[Items listed in a dataset]
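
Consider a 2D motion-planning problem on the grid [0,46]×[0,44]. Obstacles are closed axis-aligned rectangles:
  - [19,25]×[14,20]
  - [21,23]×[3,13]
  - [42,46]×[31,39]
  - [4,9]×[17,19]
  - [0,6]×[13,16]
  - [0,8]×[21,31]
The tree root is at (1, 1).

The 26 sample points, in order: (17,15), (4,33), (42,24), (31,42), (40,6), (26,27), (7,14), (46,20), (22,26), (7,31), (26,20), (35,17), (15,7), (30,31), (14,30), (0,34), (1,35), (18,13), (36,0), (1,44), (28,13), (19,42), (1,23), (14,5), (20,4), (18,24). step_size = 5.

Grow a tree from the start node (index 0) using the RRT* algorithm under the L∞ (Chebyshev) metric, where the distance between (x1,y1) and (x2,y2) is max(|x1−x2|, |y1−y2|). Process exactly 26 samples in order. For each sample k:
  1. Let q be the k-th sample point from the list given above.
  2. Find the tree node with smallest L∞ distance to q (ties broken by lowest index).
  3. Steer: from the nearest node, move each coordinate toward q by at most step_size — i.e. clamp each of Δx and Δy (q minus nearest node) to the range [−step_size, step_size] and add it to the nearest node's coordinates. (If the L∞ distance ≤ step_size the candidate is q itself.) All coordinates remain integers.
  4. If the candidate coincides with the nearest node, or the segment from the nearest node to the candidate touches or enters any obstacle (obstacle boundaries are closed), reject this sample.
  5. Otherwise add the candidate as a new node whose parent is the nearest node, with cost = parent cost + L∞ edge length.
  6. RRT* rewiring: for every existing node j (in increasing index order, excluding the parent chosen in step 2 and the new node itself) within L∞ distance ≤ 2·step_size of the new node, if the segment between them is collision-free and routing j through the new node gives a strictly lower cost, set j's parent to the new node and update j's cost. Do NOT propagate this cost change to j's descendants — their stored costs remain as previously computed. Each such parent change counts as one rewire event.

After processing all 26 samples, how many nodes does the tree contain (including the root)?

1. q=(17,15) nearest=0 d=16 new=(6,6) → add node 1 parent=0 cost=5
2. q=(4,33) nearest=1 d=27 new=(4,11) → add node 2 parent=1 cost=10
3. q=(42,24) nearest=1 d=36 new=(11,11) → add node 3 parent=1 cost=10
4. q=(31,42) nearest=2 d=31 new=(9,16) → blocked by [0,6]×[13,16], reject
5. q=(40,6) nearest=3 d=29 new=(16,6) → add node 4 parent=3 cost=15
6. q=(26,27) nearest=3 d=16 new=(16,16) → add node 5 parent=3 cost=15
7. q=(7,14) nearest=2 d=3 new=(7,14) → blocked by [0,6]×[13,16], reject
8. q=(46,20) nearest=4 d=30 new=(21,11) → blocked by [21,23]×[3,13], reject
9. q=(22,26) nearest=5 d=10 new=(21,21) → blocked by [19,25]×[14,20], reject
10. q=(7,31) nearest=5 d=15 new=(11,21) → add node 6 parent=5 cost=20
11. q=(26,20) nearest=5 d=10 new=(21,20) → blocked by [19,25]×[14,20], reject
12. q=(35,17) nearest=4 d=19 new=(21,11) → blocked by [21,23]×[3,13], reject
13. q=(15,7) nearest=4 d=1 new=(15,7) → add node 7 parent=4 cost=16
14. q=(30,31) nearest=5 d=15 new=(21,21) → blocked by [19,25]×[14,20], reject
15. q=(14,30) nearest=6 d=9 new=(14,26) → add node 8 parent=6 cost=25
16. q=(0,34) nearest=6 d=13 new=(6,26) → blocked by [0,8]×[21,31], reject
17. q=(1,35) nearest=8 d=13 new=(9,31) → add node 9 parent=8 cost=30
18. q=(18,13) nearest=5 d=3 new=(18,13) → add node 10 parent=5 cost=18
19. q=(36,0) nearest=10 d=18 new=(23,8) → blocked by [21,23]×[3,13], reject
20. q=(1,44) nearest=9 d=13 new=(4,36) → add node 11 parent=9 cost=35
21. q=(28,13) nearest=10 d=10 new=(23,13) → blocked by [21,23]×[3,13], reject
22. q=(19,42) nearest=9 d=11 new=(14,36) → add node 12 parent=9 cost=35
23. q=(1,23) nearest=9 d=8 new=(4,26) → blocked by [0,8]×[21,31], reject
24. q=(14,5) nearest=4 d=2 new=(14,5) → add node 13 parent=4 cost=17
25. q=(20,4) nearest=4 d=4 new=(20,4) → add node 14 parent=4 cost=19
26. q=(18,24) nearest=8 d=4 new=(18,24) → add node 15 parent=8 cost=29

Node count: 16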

Problem statement ->
From the records above, retype only the lines starting at the line that contains "The 26 sample" and ending at the line that contains "6. RRT* rewiring: for", both included.

Written response ->
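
The 26 sample points, in order: (17,15), (4,33), (42,24), (31,42), (40,6), (26,27), (7,14), (46,20), (22,26), (7,31), (26,20), (35,17), (15,7), (30,31), (14,30), (0,34), (1,35), (18,13), (36,0), (1,44), (28,13), (19,42), (1,23), (14,5), (20,4), (18,24). step_size = 5.

Grow a tree from the start node (index 0) using the RRT* algorithm under the L∞ (Chebyshev) metric, where the distance between (x1,y1) and (x2,y2) is max(|x1−x2|, |y1−y2|). Process exactly 26 samples in order. For each sample k:
  1. Let q be the k-th sample point from the list given above.
  2. Find the tree node with smallest L∞ distance to q (ties broken by lowest index).
  3. Steer: from the nearest node, move each coordinate toward q by at most step_size — i.e. clamp each of Δx and Δy (q minus nearest node) to the range [−step_size, step_size] and add it to the nearest node's coordinates. (If the L∞ distance ≤ step_size the candidate is q itself.) All coordinates remain integers.
  4. If the candidate coincides with the nearest node, or the segment from the nearest node to the candidate touches or enters any obstacle (obstacle boundaries are closed), reject this sample.
  5. Otherwise add the candidate as a new node whose parent is the nearest node, with cost = parent cost + L∞ edge length.
  6. RRT* rewiring: for every existing node j (in increasing index order, excluding the parent chosen in step 2 and the new node itself) within L∞ distance ≤ 2·step_size of the new node, if the segment between them is collision-free and routing j through the new node gives a strictly lower cost, set j's parent to the new node and update j's cost. Do NOT propagate this cost change to j's descendants — their stored costs remain as previously computed. Each such parent change counts as one rewire event.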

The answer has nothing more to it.